▸ Your objective: Nothing less than an exact copy of all the records is required.

Entries taken from a collection
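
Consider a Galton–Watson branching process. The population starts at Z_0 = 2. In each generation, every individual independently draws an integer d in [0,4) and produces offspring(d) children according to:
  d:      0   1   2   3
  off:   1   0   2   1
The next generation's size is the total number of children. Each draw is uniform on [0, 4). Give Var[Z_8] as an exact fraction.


8

Outcome values over d=0..3: [1, 0, 2, 1]
Σy = 4, Σy² = 6, M = 4
μ = 4/4 = 1,  σ² = 6/4 − (1)² = 1/2
V_0 = 0, E_0 = 2
V_1 = 1/2·E_0 + (1)²·V_0 = 1;  E_1 = 2
V_2 = 1/2·E_1 + (1)²·V_1 = 2;  E_2 = 2
V_3 = 1/2·E_2 + (1)²·V_2 = 3;  E_3 = 2
V_4 = 1/2·E_3 + (1)²·V_3 = 4;  E_4 = 2
V_5 = 1/2·E_4 + (1)²·V_4 = 5;  E_5 = 2
V_6 = 1/2·E_5 + (1)²·V_5 = 6;  E_6 = 2
V_7 = 1/2·E_6 + (1)²·V_6 = 7;  E_7 = 2
V_8 = 1/2·E_7 + (1)²·V_7 = 8;  E_8 = 2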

▸ Reply to the task:
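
Consider a Galton–Watson branching process. The population starts at Z_0 = 2. In each generation, every individual independently draws an integer d in [0,4) and produces offspring(d) children according to:
  d:      0   1   2   3
  off:   1   0   2   1
The next generation's size is the total number of children. Each draw is uniform on [0, 4). Give Var[Z_8] as an exact fraction.


8

Outcome values over d=0..3: [1, 0, 2, 1]
Σy = 4, Σy² = 6, M = 4
μ = 4/4 = 1,  σ² = 6/4 − (1)² = 1/2
V_0 = 0, E_0 = 2
V_1 = 1/2·E_0 + (1)²·V_0 = 1;  E_1 = 2
V_2 = 1/2·E_1 + (1)²·V_1 = 2;  E_2 = 2
V_3 = 1/2·E_2 + (1)²·V_2 = 3;  E_3 = 2
V_4 = 1/2·E_3 + (1)²·V_3 = 4;  E_4 = 2
V_5 = 1/2·E_4 + (1)²·V_4 = 5;  E_5 = 2
V_6 = 1/2·E_5 + (1)²·V_5 = 6;  E_6 = 2
V_7 = 1/2·E_6 + (1)²·V_6 = 7;  E_7 = 2
V_8 = 1/2·E_7 + (1)²·V_7 = 8;  E_8 = 2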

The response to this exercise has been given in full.